THE PROBLEM:
The required answer is each line in the entries below where "synchronously" occurs.

RECORDS FOR THE TASK:
◇ ◇ ◇

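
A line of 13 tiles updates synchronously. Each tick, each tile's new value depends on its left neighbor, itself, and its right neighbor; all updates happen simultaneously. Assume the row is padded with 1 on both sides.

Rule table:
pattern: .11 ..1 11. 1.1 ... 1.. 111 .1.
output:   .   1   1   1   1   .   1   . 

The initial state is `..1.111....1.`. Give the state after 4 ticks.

111.1.1.11.11

.1.1.11.111.1
1.1.1.11.111.
11.1.1.11.111
111.1.1.11.11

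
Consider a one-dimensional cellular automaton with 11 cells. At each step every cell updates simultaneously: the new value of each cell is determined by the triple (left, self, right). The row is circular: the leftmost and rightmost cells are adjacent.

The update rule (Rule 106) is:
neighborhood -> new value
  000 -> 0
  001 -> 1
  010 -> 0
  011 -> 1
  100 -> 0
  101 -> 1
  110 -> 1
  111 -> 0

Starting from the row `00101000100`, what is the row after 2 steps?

10100010000

step 1: 01010001000
step 2: 10100010000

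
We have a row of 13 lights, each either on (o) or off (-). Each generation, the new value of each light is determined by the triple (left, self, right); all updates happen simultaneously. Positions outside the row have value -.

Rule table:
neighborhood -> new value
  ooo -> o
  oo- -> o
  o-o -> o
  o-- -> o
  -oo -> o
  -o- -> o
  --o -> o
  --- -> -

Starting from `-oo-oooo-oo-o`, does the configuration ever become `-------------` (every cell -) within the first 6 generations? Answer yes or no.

no

generation 1: ooooooooooooo
generation 2: ooooooooooooo  (fixed point — unchanged through generation 6)
generation 6 is ooooooooooooo, still not uniform -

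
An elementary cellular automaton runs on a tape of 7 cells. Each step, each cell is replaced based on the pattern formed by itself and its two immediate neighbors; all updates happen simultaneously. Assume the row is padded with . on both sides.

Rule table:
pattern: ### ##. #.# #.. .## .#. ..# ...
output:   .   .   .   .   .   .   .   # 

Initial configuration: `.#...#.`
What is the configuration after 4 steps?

...#...
##...##
...#...  (repeats step 1; period 2)
step 4: ##...##

##...##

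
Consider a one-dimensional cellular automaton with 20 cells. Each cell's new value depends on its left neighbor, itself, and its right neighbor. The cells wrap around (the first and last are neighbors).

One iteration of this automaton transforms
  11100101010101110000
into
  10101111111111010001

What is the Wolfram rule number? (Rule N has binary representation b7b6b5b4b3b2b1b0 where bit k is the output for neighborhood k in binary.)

position 1: 111 → 0  (bit 7 = 0)
position 2: 110 → 1  (bit 6 = 1)
position 6: 101 → 1  (bit 5 = 1)
position 3: 100 → 0  (bit 4 = 0)
position 0: 011 → 1  (bit 3 = 1)
position 5: 010 → 1  (bit 2 = 1)
position 4: 001 → 1  (bit 1 = 1)
position 17: 000 → 0  (bit 0 = 0)
bits b7..b0 = 01101110 = 110

110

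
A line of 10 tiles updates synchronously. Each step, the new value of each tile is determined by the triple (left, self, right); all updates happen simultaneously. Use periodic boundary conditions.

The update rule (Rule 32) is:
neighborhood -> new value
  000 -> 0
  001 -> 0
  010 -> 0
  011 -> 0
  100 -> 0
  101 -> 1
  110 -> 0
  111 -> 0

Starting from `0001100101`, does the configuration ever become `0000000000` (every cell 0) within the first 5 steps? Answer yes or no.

yes

0000000010
0000000000
all cells are 0 at step 2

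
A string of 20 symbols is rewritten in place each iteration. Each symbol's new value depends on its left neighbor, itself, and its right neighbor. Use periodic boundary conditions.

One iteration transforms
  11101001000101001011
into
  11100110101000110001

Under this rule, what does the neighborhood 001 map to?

1

At position 6 the neighborhood is 001; the next row has 1 there.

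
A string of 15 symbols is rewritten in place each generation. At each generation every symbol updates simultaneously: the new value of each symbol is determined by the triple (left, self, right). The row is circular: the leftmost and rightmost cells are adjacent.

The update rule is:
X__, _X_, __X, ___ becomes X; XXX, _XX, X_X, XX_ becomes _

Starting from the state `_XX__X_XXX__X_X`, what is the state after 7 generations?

___XXX____XXXX_

___XXX____XXX_X
XXX___XXXX____X
___XXX____XXXX_
XXX___XXXX____X  (repeats generation 2; period 2)
generation 7: ___XXX____XXXX_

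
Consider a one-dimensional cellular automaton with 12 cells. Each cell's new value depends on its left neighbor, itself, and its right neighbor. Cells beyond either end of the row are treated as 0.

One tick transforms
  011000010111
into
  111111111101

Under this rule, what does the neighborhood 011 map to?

At position 1 the neighborhood is 011; the next row has 1 there.

1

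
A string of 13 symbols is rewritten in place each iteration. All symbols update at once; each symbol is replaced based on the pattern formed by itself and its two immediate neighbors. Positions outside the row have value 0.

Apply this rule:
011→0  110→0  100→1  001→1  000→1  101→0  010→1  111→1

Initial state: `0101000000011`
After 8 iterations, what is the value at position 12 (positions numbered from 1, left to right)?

1101111111100
0000111111011
1111011110000
0110001101111
1001110000110
1110101111001
0100100110111
1111111000010
position 12 holds 1

1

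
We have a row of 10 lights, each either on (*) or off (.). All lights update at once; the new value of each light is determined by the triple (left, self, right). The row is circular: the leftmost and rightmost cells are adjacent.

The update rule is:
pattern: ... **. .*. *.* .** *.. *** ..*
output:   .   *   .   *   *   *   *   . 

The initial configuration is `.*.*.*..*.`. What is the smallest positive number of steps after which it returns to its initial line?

..*.*.*..*
*..*.*.*..
.*..*.*.*.
..*..*.*.*
*..*..*.*.
.*..*..*.*
*.*..*..*.
.*.*..*..*
*.*.*..*..
.*.*.*..*.

10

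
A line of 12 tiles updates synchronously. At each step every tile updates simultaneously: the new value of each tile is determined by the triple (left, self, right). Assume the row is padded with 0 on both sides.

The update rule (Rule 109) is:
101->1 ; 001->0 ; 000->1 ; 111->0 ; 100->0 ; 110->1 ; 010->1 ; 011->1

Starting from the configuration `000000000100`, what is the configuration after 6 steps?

111111110101
100000011111
101111010001
111001110101
101001011111
111001110001

111001110001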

◇ ◇ ◇

SOLUTION FOR THIS TASK:
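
A line of 13 tiles updates synchronously. Each tick, each tile's new value depends on its left neighbor, itself, and its right neighbor; all updates happen simultaneously. Assume the row is padded with 1 on both sides.
A line of 10 tiles updates synchronously. Each step, the new value of each tile is determined by the triple (left, self, right); all updates happen simultaneously. Use periodic boundary conditions.
A line of 12 tiles updates synchronously. At each step every tile updates simultaneously: the new value of each tile is determined by the triple (left, self, right). Assume the row is padded with 0 on both sides.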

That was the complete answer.